Locate the string "included" throughout the material and copy every line in which it occurs.

* PROVIDED DATA:
◇ ◇ ◇

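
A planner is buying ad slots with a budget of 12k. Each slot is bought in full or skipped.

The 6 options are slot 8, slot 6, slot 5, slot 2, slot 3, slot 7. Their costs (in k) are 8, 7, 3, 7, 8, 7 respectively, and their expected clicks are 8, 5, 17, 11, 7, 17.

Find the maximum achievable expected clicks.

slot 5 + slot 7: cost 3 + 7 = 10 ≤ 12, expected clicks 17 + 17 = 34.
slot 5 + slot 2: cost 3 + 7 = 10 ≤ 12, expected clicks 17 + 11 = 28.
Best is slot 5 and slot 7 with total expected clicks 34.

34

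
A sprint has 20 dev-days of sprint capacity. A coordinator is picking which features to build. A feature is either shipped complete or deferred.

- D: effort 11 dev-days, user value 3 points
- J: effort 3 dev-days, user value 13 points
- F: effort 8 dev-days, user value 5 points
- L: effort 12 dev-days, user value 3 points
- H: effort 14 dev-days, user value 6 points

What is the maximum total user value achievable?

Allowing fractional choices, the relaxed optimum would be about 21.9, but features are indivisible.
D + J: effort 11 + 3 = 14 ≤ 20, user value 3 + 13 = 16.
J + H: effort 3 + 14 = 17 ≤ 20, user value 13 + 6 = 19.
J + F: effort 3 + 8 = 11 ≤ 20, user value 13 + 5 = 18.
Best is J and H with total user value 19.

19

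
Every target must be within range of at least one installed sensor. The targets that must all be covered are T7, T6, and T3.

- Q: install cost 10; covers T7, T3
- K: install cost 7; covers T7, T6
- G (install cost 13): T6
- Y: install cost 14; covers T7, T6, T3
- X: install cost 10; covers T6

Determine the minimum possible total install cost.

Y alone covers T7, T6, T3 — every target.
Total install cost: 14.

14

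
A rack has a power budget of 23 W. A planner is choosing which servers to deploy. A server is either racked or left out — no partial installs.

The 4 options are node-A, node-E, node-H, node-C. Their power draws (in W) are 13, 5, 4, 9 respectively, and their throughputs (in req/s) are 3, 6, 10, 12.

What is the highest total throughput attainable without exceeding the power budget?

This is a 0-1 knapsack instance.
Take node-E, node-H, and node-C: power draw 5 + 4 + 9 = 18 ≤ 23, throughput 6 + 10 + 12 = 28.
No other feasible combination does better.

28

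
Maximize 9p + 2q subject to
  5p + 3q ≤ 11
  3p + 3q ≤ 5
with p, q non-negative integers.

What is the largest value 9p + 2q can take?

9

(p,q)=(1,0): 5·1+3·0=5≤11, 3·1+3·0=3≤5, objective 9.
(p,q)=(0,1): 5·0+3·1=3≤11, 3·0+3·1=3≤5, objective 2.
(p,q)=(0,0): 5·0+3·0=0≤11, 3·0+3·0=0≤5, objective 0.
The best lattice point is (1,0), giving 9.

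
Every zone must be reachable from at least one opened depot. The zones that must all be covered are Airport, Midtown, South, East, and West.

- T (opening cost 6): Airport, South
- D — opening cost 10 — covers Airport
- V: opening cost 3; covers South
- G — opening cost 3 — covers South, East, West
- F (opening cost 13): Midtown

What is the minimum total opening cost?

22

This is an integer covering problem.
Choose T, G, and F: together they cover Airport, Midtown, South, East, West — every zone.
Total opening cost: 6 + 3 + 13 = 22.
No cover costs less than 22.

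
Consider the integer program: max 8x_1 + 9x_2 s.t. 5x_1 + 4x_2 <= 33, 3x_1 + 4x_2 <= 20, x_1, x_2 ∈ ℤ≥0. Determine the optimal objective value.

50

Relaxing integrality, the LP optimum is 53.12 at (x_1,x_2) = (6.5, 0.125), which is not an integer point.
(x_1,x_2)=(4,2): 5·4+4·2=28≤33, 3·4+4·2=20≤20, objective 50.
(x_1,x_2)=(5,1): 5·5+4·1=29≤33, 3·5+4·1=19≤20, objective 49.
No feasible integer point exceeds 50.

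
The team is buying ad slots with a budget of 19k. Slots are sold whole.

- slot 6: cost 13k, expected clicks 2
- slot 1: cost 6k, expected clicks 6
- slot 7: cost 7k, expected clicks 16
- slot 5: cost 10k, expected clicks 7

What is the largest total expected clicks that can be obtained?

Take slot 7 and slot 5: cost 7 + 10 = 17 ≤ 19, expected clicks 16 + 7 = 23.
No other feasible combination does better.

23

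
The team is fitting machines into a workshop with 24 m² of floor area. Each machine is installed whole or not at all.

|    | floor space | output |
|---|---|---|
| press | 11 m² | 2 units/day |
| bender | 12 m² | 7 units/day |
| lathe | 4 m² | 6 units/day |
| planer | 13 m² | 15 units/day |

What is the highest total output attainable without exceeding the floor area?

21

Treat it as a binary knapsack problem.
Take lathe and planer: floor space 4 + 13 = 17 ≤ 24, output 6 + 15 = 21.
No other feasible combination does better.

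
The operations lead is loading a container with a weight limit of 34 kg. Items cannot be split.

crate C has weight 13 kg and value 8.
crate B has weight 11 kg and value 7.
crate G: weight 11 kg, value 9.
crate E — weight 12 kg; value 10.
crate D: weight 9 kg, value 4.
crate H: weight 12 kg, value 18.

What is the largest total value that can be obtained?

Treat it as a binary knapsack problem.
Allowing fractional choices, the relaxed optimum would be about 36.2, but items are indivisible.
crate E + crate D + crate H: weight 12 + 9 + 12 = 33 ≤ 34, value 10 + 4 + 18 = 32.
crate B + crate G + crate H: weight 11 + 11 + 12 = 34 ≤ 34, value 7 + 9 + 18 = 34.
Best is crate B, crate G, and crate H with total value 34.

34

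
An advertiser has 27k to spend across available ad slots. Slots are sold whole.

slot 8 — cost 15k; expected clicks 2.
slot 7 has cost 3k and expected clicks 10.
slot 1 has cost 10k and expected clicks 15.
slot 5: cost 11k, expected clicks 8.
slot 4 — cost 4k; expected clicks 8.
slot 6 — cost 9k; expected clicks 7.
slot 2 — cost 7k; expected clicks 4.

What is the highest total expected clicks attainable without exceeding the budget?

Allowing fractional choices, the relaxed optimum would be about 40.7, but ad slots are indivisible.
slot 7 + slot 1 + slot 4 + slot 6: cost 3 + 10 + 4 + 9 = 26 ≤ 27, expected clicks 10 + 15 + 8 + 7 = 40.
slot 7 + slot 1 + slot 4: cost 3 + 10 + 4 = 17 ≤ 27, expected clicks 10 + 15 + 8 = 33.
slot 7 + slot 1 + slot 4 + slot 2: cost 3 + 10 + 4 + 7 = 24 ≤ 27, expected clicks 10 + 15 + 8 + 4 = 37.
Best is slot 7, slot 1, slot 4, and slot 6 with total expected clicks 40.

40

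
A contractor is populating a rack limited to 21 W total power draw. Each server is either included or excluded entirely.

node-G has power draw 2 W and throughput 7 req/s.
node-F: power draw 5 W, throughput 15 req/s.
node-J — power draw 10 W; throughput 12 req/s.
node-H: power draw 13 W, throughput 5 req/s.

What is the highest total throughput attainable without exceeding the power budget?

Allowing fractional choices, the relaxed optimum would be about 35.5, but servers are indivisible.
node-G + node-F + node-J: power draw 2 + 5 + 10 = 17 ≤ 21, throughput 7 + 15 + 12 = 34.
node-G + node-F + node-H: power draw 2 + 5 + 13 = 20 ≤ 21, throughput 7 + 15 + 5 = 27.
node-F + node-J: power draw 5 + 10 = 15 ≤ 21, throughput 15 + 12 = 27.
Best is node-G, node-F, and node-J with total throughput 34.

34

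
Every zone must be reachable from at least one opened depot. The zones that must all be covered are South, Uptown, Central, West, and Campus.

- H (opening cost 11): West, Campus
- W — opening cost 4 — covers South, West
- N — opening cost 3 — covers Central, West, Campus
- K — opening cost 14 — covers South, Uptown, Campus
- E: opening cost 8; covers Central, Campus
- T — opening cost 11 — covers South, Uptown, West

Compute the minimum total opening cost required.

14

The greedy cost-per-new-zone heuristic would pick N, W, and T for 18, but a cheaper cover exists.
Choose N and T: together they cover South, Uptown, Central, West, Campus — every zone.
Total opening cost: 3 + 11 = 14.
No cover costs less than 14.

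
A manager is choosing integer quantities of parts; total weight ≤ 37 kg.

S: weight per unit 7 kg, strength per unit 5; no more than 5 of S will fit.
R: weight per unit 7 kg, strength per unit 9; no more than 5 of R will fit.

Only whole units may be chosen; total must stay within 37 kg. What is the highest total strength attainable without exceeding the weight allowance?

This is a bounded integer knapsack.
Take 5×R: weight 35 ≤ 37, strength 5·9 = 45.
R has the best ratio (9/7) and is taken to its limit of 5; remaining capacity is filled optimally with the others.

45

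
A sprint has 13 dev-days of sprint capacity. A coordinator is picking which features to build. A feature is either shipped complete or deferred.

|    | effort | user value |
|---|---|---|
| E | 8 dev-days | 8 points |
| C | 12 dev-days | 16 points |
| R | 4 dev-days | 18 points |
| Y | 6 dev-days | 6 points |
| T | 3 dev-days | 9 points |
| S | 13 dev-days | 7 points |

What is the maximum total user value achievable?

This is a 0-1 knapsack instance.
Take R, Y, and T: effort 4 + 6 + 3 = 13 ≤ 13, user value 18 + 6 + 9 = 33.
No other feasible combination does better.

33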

◇ ◇ ◇

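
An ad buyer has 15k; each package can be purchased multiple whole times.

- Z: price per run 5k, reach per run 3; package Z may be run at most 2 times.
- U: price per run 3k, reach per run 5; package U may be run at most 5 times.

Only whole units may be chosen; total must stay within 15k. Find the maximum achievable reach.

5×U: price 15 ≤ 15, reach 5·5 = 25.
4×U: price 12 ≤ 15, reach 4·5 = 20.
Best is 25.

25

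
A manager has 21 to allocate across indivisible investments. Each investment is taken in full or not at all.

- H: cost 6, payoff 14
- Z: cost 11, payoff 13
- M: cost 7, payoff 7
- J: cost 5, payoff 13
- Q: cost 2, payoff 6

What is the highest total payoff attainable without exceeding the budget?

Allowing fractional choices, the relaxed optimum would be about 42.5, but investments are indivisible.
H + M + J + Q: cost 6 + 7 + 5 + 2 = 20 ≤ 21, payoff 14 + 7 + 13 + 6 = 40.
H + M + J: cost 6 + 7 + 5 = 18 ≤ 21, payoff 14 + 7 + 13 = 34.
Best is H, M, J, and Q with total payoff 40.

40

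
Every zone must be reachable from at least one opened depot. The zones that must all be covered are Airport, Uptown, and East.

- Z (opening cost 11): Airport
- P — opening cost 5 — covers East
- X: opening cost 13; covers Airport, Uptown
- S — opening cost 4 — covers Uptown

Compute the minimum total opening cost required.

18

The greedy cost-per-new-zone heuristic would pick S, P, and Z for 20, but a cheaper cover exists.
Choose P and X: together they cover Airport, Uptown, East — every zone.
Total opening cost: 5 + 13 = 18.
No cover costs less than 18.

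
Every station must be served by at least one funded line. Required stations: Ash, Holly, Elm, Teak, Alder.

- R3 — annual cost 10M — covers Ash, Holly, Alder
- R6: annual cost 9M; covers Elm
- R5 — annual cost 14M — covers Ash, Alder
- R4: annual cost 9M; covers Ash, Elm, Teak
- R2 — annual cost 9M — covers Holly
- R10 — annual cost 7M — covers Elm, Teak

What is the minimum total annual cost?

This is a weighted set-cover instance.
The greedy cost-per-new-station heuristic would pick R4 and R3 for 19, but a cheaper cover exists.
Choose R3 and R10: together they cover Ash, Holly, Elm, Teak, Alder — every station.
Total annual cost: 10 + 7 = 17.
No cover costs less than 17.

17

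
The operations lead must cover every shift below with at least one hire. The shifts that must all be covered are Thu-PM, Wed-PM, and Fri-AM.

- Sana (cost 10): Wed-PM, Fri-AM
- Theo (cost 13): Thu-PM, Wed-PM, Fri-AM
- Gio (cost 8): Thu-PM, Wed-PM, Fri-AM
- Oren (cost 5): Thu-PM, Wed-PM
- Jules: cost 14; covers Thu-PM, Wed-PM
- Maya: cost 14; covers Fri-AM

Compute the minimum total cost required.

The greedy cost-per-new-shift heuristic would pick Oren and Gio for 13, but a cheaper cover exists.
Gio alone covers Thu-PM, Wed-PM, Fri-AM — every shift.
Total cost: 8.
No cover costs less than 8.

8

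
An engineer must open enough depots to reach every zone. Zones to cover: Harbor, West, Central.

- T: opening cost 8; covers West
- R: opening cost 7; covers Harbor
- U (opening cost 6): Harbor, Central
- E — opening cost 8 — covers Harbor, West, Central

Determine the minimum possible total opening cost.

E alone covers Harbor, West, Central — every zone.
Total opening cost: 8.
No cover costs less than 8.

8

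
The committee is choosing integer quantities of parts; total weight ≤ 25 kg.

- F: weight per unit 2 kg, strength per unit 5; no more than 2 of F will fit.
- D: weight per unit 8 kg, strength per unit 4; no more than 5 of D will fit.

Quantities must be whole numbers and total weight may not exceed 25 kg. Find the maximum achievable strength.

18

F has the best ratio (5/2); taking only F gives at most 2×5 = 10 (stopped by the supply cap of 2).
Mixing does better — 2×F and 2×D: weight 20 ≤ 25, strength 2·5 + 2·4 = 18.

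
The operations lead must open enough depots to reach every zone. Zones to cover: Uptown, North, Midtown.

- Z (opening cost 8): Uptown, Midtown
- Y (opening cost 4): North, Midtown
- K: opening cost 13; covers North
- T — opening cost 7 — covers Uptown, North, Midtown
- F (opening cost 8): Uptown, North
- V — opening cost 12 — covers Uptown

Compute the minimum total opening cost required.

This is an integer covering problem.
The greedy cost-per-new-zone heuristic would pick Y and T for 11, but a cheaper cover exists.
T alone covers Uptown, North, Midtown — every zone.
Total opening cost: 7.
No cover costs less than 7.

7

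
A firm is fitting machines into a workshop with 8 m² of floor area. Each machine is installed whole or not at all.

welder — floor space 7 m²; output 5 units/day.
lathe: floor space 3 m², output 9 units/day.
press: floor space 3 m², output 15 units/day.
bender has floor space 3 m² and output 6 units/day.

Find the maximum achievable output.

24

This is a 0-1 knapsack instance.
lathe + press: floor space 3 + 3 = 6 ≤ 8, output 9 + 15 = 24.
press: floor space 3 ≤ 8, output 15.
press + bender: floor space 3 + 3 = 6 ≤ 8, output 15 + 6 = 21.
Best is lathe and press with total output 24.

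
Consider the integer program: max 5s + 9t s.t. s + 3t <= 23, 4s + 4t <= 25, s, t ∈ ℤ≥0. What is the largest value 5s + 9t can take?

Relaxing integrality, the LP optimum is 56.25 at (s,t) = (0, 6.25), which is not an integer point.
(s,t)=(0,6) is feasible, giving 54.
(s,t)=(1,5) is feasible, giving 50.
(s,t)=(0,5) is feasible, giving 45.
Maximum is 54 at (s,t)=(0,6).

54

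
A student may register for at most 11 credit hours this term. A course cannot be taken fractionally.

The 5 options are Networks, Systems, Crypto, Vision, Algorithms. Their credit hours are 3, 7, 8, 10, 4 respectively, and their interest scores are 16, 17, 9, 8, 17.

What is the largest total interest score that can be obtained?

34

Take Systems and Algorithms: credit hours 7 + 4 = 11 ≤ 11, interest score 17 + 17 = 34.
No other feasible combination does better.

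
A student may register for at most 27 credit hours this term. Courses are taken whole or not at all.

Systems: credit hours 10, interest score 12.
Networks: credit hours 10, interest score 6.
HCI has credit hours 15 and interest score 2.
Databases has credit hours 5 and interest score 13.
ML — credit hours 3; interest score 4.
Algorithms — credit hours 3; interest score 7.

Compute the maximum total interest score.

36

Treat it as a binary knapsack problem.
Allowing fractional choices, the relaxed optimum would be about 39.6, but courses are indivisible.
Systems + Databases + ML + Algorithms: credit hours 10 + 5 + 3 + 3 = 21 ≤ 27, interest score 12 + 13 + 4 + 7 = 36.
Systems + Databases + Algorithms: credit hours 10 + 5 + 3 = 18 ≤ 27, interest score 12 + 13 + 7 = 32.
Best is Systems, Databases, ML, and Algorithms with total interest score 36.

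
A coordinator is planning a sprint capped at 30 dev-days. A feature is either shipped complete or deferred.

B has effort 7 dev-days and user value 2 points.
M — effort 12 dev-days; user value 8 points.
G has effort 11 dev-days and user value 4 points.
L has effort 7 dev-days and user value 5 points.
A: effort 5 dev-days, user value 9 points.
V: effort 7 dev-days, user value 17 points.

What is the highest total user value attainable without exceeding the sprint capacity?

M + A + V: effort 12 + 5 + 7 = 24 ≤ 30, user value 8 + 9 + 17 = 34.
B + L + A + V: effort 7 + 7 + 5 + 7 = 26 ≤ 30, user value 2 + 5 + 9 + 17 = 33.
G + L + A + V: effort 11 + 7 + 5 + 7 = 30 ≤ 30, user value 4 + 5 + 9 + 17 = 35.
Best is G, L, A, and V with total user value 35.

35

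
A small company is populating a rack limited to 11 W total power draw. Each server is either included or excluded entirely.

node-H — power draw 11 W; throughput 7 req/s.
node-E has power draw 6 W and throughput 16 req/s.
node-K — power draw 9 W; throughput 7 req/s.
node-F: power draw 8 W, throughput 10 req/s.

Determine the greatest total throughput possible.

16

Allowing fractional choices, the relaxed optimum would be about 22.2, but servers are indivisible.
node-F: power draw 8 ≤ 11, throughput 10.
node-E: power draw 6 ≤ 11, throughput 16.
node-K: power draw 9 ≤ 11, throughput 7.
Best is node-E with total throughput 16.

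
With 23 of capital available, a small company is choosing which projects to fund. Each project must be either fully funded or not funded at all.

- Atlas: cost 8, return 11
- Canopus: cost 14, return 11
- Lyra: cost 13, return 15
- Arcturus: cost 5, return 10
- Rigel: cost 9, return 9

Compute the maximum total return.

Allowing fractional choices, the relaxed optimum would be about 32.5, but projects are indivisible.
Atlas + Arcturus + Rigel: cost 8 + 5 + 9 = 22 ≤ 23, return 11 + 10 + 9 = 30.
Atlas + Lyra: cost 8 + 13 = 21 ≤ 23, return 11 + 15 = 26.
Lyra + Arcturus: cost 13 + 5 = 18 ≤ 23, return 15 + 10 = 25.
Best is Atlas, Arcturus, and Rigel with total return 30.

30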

◇ ◇ ◇

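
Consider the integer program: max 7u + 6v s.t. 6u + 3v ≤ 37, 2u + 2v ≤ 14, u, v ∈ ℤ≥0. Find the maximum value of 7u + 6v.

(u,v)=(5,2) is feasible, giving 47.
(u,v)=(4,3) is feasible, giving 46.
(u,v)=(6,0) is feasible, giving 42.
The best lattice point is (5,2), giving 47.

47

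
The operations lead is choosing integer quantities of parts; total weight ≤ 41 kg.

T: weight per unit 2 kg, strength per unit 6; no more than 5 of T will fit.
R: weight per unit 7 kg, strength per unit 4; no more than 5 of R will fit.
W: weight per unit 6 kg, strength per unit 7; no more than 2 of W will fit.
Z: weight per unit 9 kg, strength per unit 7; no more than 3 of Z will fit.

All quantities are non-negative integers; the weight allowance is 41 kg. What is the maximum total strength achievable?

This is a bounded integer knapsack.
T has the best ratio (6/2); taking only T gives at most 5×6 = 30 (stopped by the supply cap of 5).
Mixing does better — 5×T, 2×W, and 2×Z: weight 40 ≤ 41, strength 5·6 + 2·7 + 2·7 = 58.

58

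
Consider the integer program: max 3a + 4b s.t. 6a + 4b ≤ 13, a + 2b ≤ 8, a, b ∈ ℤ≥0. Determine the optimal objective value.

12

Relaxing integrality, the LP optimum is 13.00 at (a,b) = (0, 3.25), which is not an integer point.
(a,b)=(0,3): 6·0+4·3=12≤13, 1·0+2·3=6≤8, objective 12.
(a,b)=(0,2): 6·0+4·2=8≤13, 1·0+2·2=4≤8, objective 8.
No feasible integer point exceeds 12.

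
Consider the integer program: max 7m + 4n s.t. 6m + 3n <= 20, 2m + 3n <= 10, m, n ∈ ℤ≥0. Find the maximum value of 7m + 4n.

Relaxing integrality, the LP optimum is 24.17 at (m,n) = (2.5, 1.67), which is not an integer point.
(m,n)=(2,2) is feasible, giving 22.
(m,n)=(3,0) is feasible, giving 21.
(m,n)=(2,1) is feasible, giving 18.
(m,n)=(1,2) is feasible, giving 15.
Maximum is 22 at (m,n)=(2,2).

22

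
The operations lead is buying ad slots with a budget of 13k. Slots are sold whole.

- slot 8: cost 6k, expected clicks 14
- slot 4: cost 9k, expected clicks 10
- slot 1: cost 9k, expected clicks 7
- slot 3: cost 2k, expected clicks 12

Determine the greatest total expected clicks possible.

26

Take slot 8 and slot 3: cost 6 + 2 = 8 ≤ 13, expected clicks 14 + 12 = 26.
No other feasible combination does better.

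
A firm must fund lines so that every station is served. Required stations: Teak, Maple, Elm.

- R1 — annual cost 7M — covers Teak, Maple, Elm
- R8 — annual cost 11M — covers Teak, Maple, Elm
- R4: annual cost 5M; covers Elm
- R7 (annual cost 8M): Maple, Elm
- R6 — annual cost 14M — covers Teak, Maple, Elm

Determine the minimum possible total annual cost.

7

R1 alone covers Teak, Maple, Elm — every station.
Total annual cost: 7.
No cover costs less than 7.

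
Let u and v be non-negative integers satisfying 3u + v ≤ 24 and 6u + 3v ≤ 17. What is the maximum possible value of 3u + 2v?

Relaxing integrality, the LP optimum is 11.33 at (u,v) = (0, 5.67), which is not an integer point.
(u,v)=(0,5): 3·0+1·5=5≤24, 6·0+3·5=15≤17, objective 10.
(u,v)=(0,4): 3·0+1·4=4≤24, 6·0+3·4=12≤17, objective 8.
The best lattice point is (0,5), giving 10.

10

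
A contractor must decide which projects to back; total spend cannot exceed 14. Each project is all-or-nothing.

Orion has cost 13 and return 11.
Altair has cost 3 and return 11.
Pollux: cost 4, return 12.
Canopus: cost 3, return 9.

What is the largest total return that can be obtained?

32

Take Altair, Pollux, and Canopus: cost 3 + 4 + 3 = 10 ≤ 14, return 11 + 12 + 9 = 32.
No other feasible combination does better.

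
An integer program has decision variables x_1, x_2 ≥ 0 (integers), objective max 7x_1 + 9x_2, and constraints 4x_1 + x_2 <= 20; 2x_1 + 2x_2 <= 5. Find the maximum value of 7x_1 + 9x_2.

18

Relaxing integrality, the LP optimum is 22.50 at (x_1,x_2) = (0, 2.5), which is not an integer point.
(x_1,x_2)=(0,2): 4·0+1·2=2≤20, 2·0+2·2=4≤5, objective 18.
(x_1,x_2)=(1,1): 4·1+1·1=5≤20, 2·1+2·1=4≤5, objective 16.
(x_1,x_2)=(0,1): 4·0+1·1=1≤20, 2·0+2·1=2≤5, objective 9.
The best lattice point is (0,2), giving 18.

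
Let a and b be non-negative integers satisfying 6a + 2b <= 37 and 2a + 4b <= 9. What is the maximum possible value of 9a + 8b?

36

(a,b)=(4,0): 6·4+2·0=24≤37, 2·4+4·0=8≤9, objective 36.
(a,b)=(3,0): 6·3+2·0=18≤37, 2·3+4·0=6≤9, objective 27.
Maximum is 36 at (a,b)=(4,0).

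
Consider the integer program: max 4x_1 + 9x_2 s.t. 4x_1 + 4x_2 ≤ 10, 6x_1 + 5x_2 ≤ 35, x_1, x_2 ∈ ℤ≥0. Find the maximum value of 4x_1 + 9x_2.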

◇ ◇ ◇

* YOUR SOLUTION:
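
A contractor is populating a rack limited to 21 W total power draw. Each server is either included or excluded entirely.
A small company is populating a rack limited to 11 W total power draw. Each server is either included or excluded entirely.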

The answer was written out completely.